The problem => Search the data below for the line containing "For each of the 13", then please set down that line and all remaining ones exactly as written.

═══

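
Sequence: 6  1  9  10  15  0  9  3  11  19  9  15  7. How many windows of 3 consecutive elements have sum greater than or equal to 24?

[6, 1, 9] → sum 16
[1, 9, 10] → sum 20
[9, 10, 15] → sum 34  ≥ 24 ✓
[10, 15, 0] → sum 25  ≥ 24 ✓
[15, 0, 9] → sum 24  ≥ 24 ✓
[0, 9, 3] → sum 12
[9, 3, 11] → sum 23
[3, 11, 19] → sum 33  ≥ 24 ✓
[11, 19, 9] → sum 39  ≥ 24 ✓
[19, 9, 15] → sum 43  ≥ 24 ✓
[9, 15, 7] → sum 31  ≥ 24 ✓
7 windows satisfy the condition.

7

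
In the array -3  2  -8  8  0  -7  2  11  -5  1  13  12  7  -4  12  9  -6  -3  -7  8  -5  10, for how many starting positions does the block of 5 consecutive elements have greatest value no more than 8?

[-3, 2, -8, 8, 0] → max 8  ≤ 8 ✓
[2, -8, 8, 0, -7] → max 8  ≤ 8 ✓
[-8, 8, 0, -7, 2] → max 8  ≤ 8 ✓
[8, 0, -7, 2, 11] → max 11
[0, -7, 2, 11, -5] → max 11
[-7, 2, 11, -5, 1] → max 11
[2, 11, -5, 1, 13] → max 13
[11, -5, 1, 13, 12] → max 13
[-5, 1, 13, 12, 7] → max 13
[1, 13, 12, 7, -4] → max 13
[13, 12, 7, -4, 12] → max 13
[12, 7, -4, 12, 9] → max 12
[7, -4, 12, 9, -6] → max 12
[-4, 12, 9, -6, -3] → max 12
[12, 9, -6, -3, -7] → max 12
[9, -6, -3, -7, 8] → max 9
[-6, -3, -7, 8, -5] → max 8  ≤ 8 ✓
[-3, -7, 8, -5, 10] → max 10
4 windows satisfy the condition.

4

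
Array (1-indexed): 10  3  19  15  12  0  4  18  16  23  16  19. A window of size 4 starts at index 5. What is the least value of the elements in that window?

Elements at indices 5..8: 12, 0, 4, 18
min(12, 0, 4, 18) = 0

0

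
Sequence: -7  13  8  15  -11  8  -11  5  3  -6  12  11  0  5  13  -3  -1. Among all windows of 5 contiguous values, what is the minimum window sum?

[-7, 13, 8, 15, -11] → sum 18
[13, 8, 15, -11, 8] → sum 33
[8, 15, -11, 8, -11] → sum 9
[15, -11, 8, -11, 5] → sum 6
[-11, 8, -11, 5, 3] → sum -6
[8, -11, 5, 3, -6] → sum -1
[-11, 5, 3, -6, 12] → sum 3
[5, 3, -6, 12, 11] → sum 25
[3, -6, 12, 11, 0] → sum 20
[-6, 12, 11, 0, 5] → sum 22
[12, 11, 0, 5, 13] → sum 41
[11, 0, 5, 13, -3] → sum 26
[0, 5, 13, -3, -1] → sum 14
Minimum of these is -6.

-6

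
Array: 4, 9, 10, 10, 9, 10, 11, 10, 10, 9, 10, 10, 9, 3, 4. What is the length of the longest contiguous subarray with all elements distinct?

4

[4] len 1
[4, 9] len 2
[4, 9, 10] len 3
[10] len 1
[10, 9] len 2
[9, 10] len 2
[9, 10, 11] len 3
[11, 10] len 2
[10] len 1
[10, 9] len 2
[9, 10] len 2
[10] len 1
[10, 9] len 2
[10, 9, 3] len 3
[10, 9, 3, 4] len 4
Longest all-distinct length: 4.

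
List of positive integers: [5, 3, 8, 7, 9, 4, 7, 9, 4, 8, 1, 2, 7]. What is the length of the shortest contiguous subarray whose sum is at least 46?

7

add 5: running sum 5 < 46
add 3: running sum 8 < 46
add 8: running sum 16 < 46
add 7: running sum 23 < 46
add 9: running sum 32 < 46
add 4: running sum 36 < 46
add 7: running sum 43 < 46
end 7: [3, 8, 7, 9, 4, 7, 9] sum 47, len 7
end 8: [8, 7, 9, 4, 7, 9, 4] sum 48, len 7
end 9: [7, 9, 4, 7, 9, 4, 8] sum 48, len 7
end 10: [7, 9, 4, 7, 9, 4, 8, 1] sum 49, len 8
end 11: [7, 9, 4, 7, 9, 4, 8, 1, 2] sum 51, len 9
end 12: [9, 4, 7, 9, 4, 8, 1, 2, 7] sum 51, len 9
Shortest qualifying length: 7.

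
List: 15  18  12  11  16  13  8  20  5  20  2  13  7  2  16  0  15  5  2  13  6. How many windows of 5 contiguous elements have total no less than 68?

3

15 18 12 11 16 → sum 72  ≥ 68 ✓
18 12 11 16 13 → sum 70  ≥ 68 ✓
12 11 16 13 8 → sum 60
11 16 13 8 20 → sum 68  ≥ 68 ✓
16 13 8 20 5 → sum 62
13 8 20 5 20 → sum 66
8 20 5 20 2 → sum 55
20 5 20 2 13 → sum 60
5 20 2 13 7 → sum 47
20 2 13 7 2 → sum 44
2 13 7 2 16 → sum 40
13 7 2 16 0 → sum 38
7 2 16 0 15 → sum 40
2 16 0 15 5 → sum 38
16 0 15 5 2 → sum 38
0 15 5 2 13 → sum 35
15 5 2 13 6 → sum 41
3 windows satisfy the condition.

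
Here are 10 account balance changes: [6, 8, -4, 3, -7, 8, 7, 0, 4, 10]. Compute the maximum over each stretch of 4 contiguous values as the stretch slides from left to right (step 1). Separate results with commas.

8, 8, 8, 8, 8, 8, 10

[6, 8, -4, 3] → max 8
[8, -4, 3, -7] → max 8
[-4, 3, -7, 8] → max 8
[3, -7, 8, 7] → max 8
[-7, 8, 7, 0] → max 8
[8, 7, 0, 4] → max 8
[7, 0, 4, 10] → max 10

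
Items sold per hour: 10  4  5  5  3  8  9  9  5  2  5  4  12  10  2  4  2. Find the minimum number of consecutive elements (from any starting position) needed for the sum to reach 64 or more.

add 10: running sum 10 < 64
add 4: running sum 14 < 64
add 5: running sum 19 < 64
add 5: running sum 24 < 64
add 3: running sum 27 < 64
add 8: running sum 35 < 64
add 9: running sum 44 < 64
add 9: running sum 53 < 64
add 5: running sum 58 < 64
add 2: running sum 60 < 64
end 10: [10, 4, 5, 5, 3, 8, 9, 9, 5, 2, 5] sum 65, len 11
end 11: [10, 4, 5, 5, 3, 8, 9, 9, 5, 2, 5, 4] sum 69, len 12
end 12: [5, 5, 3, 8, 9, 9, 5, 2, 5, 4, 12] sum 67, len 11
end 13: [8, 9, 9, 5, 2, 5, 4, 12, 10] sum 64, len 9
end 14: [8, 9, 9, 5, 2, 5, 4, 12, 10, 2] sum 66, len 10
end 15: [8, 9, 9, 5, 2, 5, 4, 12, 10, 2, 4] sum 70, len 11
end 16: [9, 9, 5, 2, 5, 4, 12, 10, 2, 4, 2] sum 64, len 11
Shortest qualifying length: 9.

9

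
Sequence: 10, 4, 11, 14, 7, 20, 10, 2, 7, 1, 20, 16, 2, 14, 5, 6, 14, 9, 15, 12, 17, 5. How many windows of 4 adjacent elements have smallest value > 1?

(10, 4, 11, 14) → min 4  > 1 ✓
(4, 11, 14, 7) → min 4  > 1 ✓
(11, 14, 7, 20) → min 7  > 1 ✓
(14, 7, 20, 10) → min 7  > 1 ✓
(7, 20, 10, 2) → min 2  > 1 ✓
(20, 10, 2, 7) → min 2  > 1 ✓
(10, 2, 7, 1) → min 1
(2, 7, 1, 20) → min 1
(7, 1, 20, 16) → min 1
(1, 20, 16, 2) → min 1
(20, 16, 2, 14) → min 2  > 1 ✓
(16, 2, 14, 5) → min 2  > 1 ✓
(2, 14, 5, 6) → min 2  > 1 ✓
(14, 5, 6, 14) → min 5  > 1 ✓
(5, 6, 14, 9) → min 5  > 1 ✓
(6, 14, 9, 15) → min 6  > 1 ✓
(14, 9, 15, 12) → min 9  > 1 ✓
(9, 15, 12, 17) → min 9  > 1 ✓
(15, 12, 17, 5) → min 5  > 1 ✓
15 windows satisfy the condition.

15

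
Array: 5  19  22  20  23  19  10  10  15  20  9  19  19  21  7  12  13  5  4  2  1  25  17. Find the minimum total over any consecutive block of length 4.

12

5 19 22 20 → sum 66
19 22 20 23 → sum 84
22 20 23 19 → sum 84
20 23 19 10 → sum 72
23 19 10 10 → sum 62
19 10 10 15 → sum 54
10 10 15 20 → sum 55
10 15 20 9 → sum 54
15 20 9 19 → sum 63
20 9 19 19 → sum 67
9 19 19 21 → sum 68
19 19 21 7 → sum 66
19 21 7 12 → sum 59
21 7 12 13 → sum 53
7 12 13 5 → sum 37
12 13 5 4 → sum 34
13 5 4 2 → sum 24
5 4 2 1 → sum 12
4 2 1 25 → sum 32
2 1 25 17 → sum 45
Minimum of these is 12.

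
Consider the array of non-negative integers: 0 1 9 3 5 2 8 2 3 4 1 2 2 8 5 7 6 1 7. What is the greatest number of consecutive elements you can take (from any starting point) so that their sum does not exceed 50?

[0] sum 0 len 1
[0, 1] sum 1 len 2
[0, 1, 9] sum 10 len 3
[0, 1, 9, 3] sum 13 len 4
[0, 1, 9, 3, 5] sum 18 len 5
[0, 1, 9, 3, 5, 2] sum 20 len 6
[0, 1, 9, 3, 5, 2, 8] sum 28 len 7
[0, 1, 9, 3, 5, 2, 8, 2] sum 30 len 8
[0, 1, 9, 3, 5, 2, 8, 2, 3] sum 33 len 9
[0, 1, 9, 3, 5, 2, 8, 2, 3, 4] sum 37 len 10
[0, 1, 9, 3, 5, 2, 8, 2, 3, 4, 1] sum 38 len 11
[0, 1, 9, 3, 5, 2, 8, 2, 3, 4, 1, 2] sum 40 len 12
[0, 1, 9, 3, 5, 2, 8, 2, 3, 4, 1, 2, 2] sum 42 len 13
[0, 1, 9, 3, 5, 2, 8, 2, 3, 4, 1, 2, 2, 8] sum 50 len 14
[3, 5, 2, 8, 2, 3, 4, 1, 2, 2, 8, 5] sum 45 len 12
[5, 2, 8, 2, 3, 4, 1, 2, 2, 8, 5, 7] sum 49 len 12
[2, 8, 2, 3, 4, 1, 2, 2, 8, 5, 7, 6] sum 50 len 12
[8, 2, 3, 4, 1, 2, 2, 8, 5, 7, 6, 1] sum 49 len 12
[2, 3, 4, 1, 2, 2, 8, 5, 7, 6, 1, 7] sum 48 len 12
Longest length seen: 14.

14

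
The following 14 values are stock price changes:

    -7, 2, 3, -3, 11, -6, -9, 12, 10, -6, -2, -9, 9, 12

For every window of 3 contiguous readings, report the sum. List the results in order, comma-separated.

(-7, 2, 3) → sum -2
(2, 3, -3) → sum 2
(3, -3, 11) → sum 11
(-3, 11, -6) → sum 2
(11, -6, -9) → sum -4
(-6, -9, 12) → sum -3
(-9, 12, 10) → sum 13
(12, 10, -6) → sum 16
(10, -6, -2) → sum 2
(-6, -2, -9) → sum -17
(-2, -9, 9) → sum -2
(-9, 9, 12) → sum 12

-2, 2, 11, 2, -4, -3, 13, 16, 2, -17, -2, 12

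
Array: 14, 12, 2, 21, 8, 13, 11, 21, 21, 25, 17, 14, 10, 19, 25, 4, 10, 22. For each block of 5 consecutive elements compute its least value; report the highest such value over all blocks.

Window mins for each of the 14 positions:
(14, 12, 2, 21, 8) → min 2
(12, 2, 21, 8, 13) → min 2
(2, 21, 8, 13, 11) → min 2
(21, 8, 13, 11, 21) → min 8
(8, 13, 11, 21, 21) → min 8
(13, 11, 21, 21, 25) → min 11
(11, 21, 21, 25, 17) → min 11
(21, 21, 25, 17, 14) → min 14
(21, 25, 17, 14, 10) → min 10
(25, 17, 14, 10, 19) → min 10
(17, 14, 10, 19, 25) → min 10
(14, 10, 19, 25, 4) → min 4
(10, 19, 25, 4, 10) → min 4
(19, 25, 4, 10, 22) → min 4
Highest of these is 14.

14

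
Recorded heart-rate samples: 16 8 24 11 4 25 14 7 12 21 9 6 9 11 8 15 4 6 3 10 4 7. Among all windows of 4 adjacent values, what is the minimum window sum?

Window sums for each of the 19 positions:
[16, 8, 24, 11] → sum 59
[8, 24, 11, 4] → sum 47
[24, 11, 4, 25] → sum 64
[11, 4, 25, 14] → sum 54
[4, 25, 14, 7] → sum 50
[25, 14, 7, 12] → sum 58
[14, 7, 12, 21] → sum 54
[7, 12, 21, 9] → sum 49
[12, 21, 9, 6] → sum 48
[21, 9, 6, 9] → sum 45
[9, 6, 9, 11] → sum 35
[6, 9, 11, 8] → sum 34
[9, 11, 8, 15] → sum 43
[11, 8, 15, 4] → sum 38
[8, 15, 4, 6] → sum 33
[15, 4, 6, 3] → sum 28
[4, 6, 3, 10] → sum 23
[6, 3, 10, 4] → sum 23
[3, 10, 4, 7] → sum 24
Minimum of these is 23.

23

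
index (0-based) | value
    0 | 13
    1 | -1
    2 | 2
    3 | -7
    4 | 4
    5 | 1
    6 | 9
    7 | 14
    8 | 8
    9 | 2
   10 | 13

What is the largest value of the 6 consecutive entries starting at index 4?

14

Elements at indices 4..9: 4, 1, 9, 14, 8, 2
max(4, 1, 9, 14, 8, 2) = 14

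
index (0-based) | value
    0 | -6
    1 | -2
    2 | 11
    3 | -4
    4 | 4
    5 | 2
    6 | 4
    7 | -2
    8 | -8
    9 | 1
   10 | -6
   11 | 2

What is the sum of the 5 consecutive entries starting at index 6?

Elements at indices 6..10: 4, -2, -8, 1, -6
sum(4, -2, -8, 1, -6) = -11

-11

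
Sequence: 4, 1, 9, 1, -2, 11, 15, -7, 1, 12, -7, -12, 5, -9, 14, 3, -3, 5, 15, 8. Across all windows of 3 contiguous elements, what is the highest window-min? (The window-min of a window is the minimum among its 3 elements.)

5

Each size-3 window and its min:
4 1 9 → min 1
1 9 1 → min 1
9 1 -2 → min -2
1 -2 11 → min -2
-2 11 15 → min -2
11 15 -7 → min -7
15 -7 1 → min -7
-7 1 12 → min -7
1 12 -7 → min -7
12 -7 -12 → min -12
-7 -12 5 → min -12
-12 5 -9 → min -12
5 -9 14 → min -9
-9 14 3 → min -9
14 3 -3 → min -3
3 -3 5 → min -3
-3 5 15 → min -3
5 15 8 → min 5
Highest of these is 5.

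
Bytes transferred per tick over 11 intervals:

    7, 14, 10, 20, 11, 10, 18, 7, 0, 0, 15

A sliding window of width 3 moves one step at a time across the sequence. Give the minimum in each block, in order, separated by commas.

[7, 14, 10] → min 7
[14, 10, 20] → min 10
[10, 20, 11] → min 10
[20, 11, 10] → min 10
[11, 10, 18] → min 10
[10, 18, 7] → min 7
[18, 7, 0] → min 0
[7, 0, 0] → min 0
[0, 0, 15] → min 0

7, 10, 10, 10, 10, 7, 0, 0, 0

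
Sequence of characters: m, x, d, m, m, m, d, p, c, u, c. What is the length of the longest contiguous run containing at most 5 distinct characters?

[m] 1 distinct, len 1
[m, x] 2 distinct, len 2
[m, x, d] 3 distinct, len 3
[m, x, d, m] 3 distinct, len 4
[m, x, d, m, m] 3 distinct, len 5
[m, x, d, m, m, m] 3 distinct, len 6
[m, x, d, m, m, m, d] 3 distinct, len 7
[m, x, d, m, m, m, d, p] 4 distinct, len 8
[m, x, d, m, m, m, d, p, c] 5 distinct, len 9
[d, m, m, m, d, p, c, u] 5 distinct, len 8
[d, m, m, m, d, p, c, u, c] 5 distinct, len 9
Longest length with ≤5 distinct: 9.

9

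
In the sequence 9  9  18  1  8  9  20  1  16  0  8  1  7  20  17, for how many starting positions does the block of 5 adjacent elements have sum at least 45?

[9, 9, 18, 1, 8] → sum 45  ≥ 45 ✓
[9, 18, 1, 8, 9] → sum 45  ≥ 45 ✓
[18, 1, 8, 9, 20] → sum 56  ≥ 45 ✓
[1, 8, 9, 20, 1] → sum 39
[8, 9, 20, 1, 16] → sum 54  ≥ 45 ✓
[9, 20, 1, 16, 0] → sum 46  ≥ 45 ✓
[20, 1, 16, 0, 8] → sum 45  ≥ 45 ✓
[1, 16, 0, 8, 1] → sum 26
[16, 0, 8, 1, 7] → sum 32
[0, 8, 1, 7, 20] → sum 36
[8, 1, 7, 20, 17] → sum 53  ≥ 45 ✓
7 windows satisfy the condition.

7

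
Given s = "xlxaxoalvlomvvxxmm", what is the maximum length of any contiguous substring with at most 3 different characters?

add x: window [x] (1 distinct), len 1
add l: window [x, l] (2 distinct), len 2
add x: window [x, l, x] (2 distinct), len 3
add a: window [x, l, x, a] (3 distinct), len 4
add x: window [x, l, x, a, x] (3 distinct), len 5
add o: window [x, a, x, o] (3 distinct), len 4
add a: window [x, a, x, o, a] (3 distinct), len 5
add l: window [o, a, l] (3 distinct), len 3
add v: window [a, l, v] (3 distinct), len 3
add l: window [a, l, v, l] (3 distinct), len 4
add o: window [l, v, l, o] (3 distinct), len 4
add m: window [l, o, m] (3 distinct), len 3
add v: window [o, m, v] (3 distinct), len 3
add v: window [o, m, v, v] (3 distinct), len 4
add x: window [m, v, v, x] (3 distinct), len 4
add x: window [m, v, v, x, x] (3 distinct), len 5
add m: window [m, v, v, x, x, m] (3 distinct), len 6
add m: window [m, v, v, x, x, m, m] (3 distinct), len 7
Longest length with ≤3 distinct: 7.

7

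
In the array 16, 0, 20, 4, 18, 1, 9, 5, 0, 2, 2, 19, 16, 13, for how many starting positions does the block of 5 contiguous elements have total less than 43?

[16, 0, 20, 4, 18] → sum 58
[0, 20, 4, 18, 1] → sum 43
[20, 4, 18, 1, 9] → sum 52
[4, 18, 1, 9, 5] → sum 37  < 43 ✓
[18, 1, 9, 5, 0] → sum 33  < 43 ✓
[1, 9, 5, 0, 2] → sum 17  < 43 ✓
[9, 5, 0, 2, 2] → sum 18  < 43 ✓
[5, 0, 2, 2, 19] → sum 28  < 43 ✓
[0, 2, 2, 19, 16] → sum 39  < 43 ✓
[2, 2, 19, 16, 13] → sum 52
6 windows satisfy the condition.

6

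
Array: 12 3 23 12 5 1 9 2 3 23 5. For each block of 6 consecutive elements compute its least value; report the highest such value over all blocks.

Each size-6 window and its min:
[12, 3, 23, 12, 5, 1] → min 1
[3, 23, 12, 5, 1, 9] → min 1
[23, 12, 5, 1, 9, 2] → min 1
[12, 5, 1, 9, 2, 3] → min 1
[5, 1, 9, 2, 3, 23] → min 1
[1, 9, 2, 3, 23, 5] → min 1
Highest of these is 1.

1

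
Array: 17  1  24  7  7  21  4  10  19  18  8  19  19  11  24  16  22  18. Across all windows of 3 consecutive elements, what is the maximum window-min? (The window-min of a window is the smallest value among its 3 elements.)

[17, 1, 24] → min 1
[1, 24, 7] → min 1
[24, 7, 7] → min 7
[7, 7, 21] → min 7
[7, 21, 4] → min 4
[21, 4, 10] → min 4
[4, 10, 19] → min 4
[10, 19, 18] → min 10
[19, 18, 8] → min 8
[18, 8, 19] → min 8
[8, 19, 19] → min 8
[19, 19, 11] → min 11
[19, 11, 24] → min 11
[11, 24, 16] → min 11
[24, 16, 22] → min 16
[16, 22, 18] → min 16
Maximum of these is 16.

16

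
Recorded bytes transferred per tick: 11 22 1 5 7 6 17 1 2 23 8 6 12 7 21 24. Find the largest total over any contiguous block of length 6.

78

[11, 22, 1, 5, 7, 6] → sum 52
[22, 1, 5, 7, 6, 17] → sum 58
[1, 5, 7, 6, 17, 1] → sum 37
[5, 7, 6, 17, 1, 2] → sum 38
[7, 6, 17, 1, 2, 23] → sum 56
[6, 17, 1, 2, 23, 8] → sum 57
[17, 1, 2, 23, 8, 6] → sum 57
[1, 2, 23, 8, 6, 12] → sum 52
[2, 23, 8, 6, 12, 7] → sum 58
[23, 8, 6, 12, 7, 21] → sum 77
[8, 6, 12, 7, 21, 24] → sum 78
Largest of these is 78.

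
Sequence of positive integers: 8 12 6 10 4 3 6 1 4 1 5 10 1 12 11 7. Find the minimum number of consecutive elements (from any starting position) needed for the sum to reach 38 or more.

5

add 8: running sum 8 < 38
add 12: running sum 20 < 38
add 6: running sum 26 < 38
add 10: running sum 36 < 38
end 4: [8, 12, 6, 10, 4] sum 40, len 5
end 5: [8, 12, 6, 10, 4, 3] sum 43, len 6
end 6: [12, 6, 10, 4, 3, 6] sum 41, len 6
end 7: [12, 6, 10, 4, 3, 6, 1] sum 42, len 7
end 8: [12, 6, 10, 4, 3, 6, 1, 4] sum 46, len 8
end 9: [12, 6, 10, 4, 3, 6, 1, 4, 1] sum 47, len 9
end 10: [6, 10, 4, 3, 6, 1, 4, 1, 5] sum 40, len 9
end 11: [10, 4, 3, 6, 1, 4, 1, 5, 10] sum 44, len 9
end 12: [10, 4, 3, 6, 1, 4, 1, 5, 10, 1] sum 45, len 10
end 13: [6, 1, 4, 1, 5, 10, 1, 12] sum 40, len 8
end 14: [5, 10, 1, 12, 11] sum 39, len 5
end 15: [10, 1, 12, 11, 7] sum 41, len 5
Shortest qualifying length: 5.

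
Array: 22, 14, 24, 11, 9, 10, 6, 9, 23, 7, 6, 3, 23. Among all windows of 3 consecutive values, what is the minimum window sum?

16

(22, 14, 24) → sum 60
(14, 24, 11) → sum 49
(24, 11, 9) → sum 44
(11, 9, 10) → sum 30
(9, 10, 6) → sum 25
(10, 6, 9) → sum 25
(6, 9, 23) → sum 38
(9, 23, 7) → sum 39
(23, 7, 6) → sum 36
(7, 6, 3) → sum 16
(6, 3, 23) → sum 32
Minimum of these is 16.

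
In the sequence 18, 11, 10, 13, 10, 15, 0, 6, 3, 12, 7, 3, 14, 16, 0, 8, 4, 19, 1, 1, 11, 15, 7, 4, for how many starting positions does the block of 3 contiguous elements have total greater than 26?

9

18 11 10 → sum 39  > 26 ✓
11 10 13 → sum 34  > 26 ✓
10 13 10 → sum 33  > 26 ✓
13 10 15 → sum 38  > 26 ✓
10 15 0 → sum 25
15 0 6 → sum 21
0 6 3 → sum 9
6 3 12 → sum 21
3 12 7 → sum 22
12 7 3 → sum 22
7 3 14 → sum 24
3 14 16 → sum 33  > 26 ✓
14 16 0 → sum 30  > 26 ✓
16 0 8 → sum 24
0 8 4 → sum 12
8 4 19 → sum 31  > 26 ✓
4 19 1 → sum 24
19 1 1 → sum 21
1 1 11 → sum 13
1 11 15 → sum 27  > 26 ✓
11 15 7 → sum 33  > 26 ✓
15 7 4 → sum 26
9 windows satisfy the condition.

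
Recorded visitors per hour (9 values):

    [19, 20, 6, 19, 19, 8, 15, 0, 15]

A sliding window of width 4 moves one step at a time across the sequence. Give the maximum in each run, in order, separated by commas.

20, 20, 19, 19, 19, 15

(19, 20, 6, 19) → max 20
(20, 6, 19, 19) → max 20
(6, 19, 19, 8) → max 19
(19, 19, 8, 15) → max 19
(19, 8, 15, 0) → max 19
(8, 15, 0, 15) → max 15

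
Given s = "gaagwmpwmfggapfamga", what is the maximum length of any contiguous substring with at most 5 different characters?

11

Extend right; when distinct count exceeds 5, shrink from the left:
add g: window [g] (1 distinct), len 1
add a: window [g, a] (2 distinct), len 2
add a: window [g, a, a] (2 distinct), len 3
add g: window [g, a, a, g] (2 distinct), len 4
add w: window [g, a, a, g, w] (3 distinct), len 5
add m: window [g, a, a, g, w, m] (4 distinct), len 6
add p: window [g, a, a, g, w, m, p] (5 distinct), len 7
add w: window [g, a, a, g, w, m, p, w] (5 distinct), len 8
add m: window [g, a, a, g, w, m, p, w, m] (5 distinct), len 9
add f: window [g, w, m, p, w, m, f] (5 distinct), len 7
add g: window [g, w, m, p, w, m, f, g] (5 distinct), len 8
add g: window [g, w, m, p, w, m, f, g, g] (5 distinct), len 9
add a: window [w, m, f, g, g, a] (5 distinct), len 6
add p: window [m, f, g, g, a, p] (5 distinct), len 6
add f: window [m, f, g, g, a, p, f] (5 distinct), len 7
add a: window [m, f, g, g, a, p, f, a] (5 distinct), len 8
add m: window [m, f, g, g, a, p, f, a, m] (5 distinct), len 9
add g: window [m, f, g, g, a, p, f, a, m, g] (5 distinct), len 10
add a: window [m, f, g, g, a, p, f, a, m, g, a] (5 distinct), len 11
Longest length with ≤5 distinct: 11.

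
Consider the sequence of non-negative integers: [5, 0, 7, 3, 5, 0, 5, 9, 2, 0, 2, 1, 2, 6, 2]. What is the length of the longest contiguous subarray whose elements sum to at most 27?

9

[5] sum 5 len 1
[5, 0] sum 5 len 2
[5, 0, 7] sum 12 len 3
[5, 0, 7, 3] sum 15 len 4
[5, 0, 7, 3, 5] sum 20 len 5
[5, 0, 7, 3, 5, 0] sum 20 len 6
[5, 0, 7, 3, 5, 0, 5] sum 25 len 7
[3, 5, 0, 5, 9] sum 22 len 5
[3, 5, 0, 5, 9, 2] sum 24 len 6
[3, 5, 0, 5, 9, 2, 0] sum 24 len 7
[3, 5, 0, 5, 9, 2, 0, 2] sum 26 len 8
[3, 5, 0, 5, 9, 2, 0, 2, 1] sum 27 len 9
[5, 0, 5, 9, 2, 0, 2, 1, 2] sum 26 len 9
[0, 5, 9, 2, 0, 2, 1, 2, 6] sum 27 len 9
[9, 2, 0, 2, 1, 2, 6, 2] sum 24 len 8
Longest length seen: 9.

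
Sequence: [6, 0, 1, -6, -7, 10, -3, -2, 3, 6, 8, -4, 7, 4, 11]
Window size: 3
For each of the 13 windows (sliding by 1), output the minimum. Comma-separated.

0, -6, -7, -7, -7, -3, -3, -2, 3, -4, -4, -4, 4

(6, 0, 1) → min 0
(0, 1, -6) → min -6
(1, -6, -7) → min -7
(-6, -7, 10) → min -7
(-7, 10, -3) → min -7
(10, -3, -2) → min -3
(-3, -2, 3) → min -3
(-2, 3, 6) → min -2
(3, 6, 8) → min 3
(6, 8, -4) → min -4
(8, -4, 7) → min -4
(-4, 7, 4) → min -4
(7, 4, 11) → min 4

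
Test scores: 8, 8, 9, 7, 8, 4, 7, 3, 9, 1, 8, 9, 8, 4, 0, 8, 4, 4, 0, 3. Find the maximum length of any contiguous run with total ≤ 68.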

═══

Response area =>
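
For each of the 13 windows (sliding by 1), output the minimum. Comma-separated.

0, -6, -7, -7, -7, -3, -3, -2, 3, -4, -4, -4, 4

(6, 0, 1) → min 0
(0, 1, -6) → min -6
(1, -6, -7) → min -7
(-6, -7, 10) → min -7
(-7, 10, -3) → min -7
(10, -3, -2) → min -3
(-3, -2, 3) → min -3
(-2, 3, 6) → min -2
(3, 6, 8) → min 3
(6, 8, -4) → min -4
(8, -4, 7) → min -4
(-4, 7, 4) → min -4
(7, 4, 11) → min 4

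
Test scores: 8, 8, 9, 7, 8, 4, 7, 3, 9, 1, 8, 9, 8, 4, 0, 8, 4, 4, 0, 3. Find the maximum length of any contiguous run with total ≤ 68.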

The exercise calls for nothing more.